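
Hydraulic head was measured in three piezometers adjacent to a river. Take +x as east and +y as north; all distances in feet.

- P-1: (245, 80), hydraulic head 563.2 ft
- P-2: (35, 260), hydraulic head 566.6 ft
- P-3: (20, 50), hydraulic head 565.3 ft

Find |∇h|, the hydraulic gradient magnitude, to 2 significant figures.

0.012

With h = a·x + b·y + c and P-1 as origin, the differences give:
  (-210)·a + 180·b = +3.4
  (-225)·a + (-30)·b = +2.1
Eliminate b (×(-30) and ×180, subtract): 46800·a = -480.00 → a = ∂h/∂x = -0.01026
Back-substitute: b = ∂h/∂y = +0.006923.
|∇h| = √(-0.01026² + 0.006923²) = 0.01238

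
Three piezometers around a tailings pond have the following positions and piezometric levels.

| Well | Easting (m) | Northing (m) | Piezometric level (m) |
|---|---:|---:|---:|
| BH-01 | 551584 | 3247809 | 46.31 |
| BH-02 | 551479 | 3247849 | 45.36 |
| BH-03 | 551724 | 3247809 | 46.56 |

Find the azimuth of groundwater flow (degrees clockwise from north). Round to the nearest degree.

355°

Taking BH-01 as reference: BH-02−BH-01 = (-105, 40, -0.95); BH-03−BH-01 = (140, 0, +0.25).
Determinant of the coordinate differences = (-105)·0 − 140·40 = -5600.
∂h/∂x = [(-0.95)·0 − (+0.25)·40] / -5600 = +0.001786
∂h/∂y = [(-105)·(+0.25) − 140·(-0.95)] / -5600 = -0.01906
Flow direction (−∇h) has components (-0.001786 E, +0.01906 N).
Azimuth = atan2(E, N) = atan2(-0.001786, +0.01906) = 354.6° ≈ 355°.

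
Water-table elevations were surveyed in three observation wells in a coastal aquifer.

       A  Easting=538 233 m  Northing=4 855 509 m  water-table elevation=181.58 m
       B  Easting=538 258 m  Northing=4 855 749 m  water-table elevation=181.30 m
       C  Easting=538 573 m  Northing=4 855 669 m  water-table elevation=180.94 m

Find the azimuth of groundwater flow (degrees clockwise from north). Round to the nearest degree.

Three-point gradient (reference A): Δ to B = (25, 240, -0.28), Δ to C = (340, 160, -0.64).
∂h/∂x = -0.001402, ∂h/∂y = -0.001021 (det = -77600).
Flow direction (−∇h) has components (+0.001402 E, +0.001021 N).
Azimuth = atan2(E, N) = atan2(+0.001402, +0.001021) = 53.9° ≈ 054°.

054°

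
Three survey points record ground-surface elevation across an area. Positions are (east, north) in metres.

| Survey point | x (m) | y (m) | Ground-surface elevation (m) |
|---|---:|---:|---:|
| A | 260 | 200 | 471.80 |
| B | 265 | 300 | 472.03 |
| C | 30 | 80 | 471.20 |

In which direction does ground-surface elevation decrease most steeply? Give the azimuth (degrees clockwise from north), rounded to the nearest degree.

213°

Three-point gradient (reference A): Δ to B = (5, 100, +0.23), Δ to C = (-230, -120, -0.60).
∂z/∂x = +0.001446, ∂z/∂y = +0.002228 (det = 22400).
Steepest decrease is along −∇f: components (-0.001446 E, -0.002228 N).
Azimuth = atan2(-0.001446, -0.002228) = 213.0° ≈ 213°.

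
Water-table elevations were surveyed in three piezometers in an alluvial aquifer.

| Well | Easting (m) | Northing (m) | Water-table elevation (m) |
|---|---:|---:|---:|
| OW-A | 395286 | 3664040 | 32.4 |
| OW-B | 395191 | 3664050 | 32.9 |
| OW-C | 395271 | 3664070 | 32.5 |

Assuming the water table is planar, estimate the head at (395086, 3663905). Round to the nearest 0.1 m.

Taking OW-A as reference: OW-B−OW-A = (-95, 10, +0.5); OW-C−OW-A = (-15, 30, +0.1).
Solve a·Δx + b·Δy = Δh: det = (-95)·30 − (-15)·10 = -2700.
∂h/∂x = [(+0.5)·30 − (+0.1)·10] / -2700 = -0.005185
∂h/∂y = [(-95)·(+0.1) − (-15)·(+0.5)] / -2700 = +0.0007407
h(395086, 3663905) = 32.4 + (-0.005185)·(-200) + (+0.0007407)·(-135) = 32.4 +1.037 -0.100 = 33.337 m.

33.3 m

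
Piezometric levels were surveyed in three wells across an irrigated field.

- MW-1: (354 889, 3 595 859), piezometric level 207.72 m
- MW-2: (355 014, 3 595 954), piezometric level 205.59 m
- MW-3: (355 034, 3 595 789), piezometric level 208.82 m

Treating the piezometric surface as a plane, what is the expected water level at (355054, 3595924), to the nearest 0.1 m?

206.1 m

With h = a·x + b·y + c and MW-1 as origin, the differences give:
  125·a + 95·b = -2.13
  145·a + (-70)·b = +1.10
Eliminate b (×(-70) and ×95, subtract): -22525·a = 44.600 → a = ∂h/∂x = -0.001980
Back-substitute: b = ∂h/∂y = -0.01982.
h(355054, 3595924) = 207.72 + (-0.001980)·(165) + (-0.01982)·(65) = 207.72 -0.327 -1.288 = 206.105 m.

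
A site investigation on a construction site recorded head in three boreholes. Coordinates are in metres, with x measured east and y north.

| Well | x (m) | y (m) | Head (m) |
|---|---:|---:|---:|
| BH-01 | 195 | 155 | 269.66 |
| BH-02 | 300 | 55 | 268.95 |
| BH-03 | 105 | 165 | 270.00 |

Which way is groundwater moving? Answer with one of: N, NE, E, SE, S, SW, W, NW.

Taking BH-01 as reference: BH-02−BH-01 = (105, -100, -0.71); BH-03−BH-01 = (-90, 10, +0.34).
Solve a·Δx + b·Δy = Δh: det = 105·10 − (-90)·(-100) = -7950.
∂h/∂x = [(-0.71)·10 − (+0.34)·(-100)] / -7950 = -0.003384
∂h/∂y = [105·(+0.34) − (-90)·(-0.71)] / -7950 = +0.003547
Flow = −∇h = (+0.003384 east, -0.003547 north), which points southeast.

SE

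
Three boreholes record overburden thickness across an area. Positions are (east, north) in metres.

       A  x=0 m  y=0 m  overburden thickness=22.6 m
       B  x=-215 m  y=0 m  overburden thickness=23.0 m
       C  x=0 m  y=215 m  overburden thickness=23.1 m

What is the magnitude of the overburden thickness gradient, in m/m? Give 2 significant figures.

0.0030 m/m

∂d/∂x = (23.0 − 22.6) / (-215 − 0) = -0.001860
∂d/∂y = (23.1 − 22.6) / (215 − 0) = +0.002326
|∇f| = √(-0.001860² + 0.002326²) = 0.002978 m/m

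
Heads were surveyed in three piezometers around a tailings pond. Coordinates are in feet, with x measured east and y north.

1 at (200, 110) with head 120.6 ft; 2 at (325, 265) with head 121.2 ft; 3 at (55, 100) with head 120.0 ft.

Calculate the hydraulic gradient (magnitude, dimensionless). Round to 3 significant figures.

Differences from 1: to 2 (Δx, Δy, Δh) = (125, 155, +0.6); to 3 = (-145, -10, -0.6).
Solve a·Δx + b·Δy = Δh: det = 125·(-10) − (-145)·155 = 21225.
∂h/∂x = [(+0.6)·(-10) − (-0.6)·155] / 21225 = +0.004099
∂h/∂y = [125·(-0.6) − (-145)·(+0.6)] / 21225 = +0.0005654
|∇h| = √(0.004099² + 0.0005654²) = 0.004138

0.00414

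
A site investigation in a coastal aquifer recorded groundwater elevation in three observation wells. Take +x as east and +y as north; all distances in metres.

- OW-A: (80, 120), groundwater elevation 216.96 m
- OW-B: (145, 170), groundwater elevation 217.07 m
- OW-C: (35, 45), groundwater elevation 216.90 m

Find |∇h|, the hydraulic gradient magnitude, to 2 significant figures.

0.0020

With h = a·x + b·y + c and OW-A as origin, the differences give:
  65·a + 50·b = +0.11
  (-45)·a + (-75)·b = -0.06
Eliminate b (×(-75) and ×50, subtract): -2625·a = -5.250 → a = ∂h/∂x = +0.002000
Back-substitute: b = ∂h/∂y = -0.0004000.
|∇h| = √(0.002000² + -0.0004000²) = 0.00204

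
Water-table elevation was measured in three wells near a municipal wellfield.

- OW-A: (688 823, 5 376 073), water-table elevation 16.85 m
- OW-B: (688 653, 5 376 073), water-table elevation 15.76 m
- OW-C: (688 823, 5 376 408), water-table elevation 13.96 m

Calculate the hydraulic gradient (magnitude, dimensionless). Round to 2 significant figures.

0.011

∂h/∂x = (15.76 − 16.85) / (688653 − 688823) = +0.006412
∂h/∂y = (13.96 − 16.85) / (5376408 − 5376073) = -0.008627
|∇h| = √(0.006412² + -0.008627²) = 0.01075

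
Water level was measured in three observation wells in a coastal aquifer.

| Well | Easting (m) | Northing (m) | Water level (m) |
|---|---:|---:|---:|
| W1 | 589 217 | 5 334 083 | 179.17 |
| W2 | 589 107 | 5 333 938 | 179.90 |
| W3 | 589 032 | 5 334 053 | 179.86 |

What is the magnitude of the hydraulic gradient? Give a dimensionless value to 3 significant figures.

0.00417

Taking W1 as reference: W2−W1 = (-110, -145, +0.73); W3−W1 = (-185, -30, +0.69).
Determinant of the coordinate differences = (-110)·(-30) − (-185)·(-145) = -23525.
∂h/∂x = [(+0.73)·(-30) − (+0.69)·(-145)] / -23525 = -0.003322
∂h/∂y = [(-110)·(+0.69) − (-185)·(+0.73)] / -23525 = -0.002514
|∇h| = √(-0.003322² + -0.002514²) = 0.004166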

----------

▶ Problem details:
Begin at the first line of the material and transcribe each line exactly. End with the line containing "- P-3: (20, 50), hydraulic head 565.3 ft", and give nothing else.

▶ Reply to the task:
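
Hydraulic head was measured in three piezometers adjacent to a river. Take +x as east and +y as north; all distances in feet.

- P-1: (245, 80), hydraulic head 563.2 ft
- P-2: (35, 260), hydraulic head 566.6 ft
- P-3: (20, 50), hydraulic head 565.3 ft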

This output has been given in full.